• **Work instructions**
Each line of the material should be retyped without alteration.

====== Data shown

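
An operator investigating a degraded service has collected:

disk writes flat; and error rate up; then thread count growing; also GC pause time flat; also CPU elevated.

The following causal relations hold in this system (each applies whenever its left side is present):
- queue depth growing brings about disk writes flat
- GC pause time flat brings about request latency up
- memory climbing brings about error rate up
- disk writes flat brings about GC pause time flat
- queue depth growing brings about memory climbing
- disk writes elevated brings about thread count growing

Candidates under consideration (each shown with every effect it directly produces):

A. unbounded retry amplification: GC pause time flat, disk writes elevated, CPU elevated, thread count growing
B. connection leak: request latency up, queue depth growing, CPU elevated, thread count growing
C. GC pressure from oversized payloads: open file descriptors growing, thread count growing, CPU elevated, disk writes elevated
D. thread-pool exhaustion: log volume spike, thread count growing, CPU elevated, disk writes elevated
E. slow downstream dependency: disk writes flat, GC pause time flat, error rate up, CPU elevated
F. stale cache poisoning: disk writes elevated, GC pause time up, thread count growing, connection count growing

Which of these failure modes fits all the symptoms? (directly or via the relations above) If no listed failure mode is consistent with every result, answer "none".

B

Testing each hypothesis:
(A) unbounded retry amplification — fails on disk writes flat, error rate up (predicts disk writes elevated, not disk writes flat)
(B) connection leak — disk writes flat match (through queue depth growing → disk writes flat); error rate up match (through queue depth growing → memory climbing → error rate up); thread count growing match; GC pause time flat match (through queue depth growing → disk writes flat → GC pause time flat); CPU elevated match
(C) GC pressure from oversized payloads — fails on disk writes flat, error rate up, GC pause time flat (predicts disk writes elevated, not disk writes flat)
(D) thread-pool exhaustion — fails on disk writes flat, error rate up, GC pause time flat (predicts disk writes elevated, not disk writes flat)
(E) slow downstream dependency — disk writes flat match; error rate up match; thread count growing miss; GC pause time flat match; CPU elevated match
(F) stale cache poisoning — disk writes flat miss; error rate up miss; thread count growing match; GC pause time flat miss; CPU elevated miss
(B) alone accounts for all the evidence.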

============

• **Expected answer**
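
An operator investigating a degraded service has collected:

disk writes flat; and error rate up; then thread count growing; also GC pause time flat; also CPU elevated.

The following causal relations hold in this system (each applies whenever its left side is present):
- queue depth growing brings about disk writes flat
- GC pause time flat brings about request latency up
- memory climbing brings about error rate up
- disk writes flat brings about GC pause time flat
- queue depth growing brings about memory climbing
- disk writes elevated brings about thread count growing

Candidates under consideration (each shown with every effect it directly produces):

A. unbounded retry amplification: GC pause time flat, disk writes elevated, CPU elevated, thread count growing
B. connection leak: request latency up, queue depth growing, CPU elevated, thread count growing
C. GC pressure from oversized payloads: open file descriptors growing, thread count growing, CPU elevated, disk writes elevated
D. thread-pool exhaustion: log volume spike, thread count growing, CPU elevated, disk writes elevated
E. slow downstream dependency: disk writes flat, GC pause time flat, error rate up, CPU elevated
F. stale cache poisoning: disk writes elevated, GC pause time up, thread count growing, connection count growing

Which of these failure modes fits all the symptoms? (directly or via the relations above) If no listed failure mode is consistent with every result, answer "none".

B

Testing each hypothesis:
(A) unbounded retry amplification — fails on disk writes flat, error rate up (predicts disk writes elevated, not disk writes flat)
(B) connection leak — disk writes flat match (through queue depth growing → disk writes flat); error rate up match (through queue depth growing → memory climbing → error rate up); thread count growing match; GC pause time flat match (through queue depth growing → disk writes flat → GC pause time flat); CPU elevated match
(C) GC pressure from oversized payloads — fails on disk writes flat, error rate up, GC pause time flat (predicts disk writes elevated, not disk writes flat)
(D) thread-pool exhaustion — fails on disk writes flat, error rate up, GC pause time flat (predicts disk writes elevated, not disk writes flat)
(E) slow downstream dependency — disk writes flat match; error rate up match; thread count growing miss; GC pause time flat match; CPU elevated match
(F) stale cache poisoning — disk writes flat miss; error rate up miss; thread count growing match; GC pause time flat miss; CPU elevated miss
(B) alone accounts for all the evidence.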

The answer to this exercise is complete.